> _What the task asks_:
In full and without change, return each entry.
^^^^
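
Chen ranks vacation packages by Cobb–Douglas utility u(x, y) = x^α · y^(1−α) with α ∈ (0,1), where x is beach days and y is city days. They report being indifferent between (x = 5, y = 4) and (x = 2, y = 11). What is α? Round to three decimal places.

Set the two utilities equal: 5^α·4^(1−α) = 2^α·11^(1−α).
Rearrange to (5/2)^α = (11/4)^(1−α) and take logs: α·0.916291 = (1−α)·1.011601.
Thus α·(1.927892) = 1.011601, so α = 1.011601/1.927892 ≈ 0.525.

α ≈ 0.525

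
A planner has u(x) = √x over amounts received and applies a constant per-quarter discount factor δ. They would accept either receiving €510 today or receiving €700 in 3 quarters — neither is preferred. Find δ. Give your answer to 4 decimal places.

Indifference means u(510) = δ^3 · u(700), so δ^3 = u(510)/u(700).
Since u(x) = √x, δ^3 = √(510/700) = 0.85356.
So δ = 0.85356^(1/3) ≈ 0.9486.

δ ≈ 0.9486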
^^^^
> _Written reply_:
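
Chen ranks vacation packages by Cobb–Douglas utility u(x, y) = x^α · y^(1−α) with α ∈ (0,1), where x is beach days and y is city days. They report being indifferent between (x = 5, y = 4) and (x = 2, y = 11). What is α? Round to three decimal places.

Set the two utilities equal: 5^α·4^(1−α) = 2^α·11^(1−α).
Rearrange to (5/2)^α = (11/4)^(1−α) and take logs: α·0.916291 = (1−α)·1.011601.
Thus α·(1.927892) = 1.011601, so α = 1.011601/1.927892 ≈ 0.525.

α ≈ 0.525

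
A planner has u(x) = √x over amounts received and applies a constant per-quarter discount factor δ. They would accept either receiving €510 today or receiving €700 in 3 quarters — neither is preferred. Find δ. Give your answer to 4 decimal places.

Indifference means u(510) = δ^3 · u(700), so δ^3 = u(510)/u(700).
Since u(x) = √x, δ^3 = √(510/700) = 0.85356.
So δ = 0.85356^(1/3) ≈ 0.9486.

δ ≈ 0.9486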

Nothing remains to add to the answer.